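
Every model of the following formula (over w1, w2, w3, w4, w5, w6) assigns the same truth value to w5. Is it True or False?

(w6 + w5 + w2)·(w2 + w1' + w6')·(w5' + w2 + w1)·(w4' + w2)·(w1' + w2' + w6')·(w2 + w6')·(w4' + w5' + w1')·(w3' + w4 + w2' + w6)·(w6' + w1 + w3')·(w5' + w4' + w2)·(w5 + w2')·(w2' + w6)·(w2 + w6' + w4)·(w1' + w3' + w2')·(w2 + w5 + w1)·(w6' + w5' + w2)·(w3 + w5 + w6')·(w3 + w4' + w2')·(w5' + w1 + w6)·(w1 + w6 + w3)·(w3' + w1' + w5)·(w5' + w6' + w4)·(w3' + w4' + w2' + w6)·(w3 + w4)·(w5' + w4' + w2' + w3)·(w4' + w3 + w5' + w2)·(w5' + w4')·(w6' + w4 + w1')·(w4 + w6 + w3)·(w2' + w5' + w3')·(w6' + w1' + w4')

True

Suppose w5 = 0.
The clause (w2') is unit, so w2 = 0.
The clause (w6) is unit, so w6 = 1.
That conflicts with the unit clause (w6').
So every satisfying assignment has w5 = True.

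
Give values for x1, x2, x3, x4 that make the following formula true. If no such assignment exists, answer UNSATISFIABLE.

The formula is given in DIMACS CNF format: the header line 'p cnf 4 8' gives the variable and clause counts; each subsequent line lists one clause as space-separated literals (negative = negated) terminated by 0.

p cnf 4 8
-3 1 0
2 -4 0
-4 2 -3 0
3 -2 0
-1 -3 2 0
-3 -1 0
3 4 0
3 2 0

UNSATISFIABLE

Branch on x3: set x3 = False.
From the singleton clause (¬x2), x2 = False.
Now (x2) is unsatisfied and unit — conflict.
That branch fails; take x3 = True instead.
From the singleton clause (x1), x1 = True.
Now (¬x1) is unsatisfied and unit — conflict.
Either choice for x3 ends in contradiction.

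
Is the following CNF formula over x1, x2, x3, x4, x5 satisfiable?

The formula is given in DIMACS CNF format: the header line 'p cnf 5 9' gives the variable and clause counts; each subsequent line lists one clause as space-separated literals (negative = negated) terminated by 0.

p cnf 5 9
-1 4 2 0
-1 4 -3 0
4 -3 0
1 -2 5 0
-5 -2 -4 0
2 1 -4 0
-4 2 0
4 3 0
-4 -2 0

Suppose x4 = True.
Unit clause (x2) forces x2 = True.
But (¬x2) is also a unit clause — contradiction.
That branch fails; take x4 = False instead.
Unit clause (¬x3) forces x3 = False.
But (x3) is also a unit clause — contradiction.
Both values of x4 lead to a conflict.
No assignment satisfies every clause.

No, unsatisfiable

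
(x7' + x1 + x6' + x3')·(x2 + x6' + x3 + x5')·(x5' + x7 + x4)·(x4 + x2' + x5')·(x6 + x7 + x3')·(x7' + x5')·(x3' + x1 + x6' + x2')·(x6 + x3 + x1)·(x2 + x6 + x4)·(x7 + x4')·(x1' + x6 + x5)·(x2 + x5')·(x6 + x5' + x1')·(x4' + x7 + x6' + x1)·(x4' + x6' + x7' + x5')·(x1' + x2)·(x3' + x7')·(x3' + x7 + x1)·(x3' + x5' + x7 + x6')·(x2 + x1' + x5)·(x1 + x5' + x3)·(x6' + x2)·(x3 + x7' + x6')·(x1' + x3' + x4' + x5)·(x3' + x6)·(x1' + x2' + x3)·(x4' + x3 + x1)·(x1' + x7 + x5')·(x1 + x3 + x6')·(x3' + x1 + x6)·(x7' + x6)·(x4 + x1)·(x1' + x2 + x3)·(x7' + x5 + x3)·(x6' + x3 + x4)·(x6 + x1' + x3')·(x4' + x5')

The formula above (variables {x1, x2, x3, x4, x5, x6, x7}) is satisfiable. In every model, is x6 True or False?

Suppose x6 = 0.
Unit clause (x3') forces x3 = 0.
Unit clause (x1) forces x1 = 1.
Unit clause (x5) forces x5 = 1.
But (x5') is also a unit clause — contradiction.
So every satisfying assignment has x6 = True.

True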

### [BRIEF]
Would you retype all of the data exactly as shown?

### [RESULT FOR THIS TASK]
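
Every model of the following formula (over w1, w2, w3, w4, w5, w6) assigns the same truth value to w5. Is it True or False?

(w6 + w5 + w2)·(w2 + w1' + w6')·(w5' + w2 + w1)·(w4' + w2)·(w1' + w2' + w6')·(w2 + w6')·(w4' + w5' + w1')·(w3' + w4 + w2' + w6)·(w6' + w1 + w3')·(w5' + w4' + w2)·(w5 + w2')·(w2' + w6)·(w2 + w6' + w4)·(w1' + w3' + w2')·(w2 + w5 + w1)·(w6' + w5' + w2)·(w3 + w5 + w6')·(w3 + w4' + w2')·(w5' + w1 + w6)·(w1 + w6 + w3)·(w3' + w1' + w5)·(w5' + w6' + w4)·(w3' + w4' + w2' + w6)·(w3 + w4)·(w5' + w4' + w2' + w3)·(w4' + w3 + w5' + w2)·(w5' + w4')·(w6' + w4 + w1')·(w4 + w6 + w3)·(w2' + w5' + w3')·(w6' + w1' + w4')

True

Suppose w5 = 0.
The clause (w2') is unit, so w2 = 0.
The clause (w6) is unit, so w6 = 1.
That conflicts with the unit clause (w6').
So every satisfying assignment has w5 = True.

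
Give values for x1, x2, x3, x4 that make the following formula true. If no such assignment exists, answer UNSATISFIABLE.

The formula is given in DIMACS CNF format: the header line 'p cnf 4 8' gives the variable and clause counts; each subsequent line lists one clause as space-separated literals (negative = negated) terminated by 0.

p cnf 4 8
-3 1 0
2 -4 0
-4 2 -3 0
3 -2 0
-1 -3 2 0
-3 -1 0
3 4 0
3 2 0

UNSATISFIABLE

Branch on x3: set x3 = False.
From the singleton clause (¬x2), x2 = False.
Now (x2) is unsatisfied and unit — conflict.
That branch fails; take x3 = True instead.
From the singleton clause (x1), x1 = True.
Now (¬x1) is unsatisfied and unit — conflict.
Either choice for x3 ends in contradiction.

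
Is the following CNF formula over x1, x2, x3, x4, x5 satisfiable?

The formula is given in DIMACS CNF format: the header line 'p cnf 5 9' gives the variable and clause counts; each subsequent line lists one clause as space-separated literals (negative = negated) terminated by 0.

p cnf 5 9
-1 4 2 0
-1 4 -3 0
4 -3 0
1 -2 5 0
-5 -2 -4 0
2 1 -4 0
-4 2 0
4 3 0
-4 -2 0

Suppose x4 = True.
Unit clause (x2) forces x2 = True.
But (¬x2) is also a unit clause — contradiction.
That branch fails; take x4 = False instead.
Unit clause (¬x3) forces x3 = False.
But (x3) is also a unit clause — contradiction.
Both values of x4 lead to a conflict.
No assignment satisfies every clause.

No, unsatisfiable

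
(x7' + x1 + x6' + x3')·(x2 + x6' + x3 + x5')·(x5' + x7 + x4)·(x4 + x2' + x5')·(x6 + x7 + x3')·(x7' + x5')·(x3' + x1 + x6' + x2')·(x6 + x3 + x1)·(x2 + x6 + x4)·(x7 + x4')·(x1' + x6 + x5)·(x2 + x5')·(x6 + x5' + x1')·(x4' + x7 + x6' + x1)·(x4' + x6' + x7' + x5')·(x1' + x2)·(x3' + x7')·(x3' + x7 + x1)·(x3' + x5' + x7 + x6')·(x2 + x1' + x5)·(x1 + x5' + x3)·(x6' + x2)·(x3 + x7' + x6')·(x1' + x3' + x4' + x5)·(x3' + x6)·(x1' + x2' + x3)·(x4' + x3 + x1)·(x1' + x7 + x5')·(x1 + x3 + x6')·(x3' + x1 + x6)·(x7' + x6)·(x4 + x1)·(x1' + x2 + x3)·(x7' + x5 + x3)·(x6' + x3 + x4)·(x6 + x1' + x3')·(x4' + x5')

The formula above (variables {x1, x2, x3, x4, x5, x6, x7}) is satisfiable. In every model, is x6 True or False?

Suppose x6 = 0.
Unit clause (x3') forces x3 = 0.
Unit clause (x1) forces x1 = 1.
Unit clause (x5) forces x5 = 1.
But (x5') is also a unit clause — contradiction.
So every satisfying assignment has x6 = True.

True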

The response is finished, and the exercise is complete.